- _Exercise prompt_
Please filter the data below down to the lines holding the string "matches".

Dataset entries
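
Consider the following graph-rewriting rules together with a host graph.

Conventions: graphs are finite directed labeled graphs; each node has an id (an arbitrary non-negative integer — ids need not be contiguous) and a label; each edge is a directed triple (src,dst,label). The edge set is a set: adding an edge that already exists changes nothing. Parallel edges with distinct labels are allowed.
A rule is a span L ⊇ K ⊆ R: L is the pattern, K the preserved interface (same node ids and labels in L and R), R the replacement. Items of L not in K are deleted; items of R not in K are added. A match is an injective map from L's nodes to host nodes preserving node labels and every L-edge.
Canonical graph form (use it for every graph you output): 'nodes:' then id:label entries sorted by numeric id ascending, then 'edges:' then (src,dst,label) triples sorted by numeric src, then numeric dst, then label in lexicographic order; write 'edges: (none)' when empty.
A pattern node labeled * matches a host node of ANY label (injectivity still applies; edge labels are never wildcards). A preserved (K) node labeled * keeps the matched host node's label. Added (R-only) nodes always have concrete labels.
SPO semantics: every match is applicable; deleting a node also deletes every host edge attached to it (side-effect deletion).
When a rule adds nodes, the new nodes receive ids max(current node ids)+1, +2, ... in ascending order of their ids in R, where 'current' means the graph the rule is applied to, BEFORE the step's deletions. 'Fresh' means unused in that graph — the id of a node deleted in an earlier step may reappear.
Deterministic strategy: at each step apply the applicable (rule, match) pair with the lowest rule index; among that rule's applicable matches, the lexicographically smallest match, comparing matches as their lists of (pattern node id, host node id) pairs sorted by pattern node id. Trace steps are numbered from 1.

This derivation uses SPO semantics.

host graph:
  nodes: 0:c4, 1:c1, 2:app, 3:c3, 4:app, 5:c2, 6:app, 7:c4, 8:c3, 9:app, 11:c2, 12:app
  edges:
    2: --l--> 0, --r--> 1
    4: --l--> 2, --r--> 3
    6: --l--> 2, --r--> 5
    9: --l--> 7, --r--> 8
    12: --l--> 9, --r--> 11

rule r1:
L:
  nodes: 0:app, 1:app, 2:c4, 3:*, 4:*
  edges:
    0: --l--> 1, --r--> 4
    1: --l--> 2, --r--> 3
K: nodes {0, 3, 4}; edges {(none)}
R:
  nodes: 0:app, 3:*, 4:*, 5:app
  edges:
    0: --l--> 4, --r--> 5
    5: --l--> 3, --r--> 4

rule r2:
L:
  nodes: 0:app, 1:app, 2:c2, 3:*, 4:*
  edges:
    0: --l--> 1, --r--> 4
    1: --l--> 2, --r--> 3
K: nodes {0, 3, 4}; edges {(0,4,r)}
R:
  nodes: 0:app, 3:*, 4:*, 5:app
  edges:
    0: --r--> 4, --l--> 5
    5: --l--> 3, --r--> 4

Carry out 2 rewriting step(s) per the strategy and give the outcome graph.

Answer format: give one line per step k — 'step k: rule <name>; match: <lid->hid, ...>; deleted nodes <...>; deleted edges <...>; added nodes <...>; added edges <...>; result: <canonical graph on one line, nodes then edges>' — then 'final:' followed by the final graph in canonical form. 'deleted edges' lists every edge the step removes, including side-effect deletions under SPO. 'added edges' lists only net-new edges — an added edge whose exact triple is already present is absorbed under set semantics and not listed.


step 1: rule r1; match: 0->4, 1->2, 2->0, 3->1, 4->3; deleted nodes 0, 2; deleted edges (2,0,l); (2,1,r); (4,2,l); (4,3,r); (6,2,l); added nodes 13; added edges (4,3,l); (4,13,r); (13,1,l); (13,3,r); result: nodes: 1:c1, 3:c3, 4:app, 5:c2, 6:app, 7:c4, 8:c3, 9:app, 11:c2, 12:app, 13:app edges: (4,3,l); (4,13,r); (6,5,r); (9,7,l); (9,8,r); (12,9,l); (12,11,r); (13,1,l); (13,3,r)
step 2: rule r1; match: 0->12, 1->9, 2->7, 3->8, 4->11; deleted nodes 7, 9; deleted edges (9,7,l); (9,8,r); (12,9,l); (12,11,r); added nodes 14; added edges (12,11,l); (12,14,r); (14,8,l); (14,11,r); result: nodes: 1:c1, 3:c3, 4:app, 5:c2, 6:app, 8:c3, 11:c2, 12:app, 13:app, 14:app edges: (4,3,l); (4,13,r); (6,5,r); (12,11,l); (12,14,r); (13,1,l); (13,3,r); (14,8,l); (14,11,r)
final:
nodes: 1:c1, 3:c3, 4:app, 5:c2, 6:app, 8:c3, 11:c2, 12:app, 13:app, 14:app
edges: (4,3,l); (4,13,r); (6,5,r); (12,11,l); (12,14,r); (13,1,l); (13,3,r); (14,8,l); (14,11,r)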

- _Response area_
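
A pattern node labeled * matches a host node of ANY label (injectivity still applies; edge labels are never wildcards). A preserved (K) node labeled * keeps the matched host node's label. Added (R-only) nodes always have concrete labels.
Deterministic strategy: at each step apply the applicable (rule, match) pair with the lowest rule index; among that rule's applicable matches, the lexicographically smallest match, comparing matches as their lists of (pattern node id, host node id) pairs sorted by pattern node id. Trace steps are numbered from 1.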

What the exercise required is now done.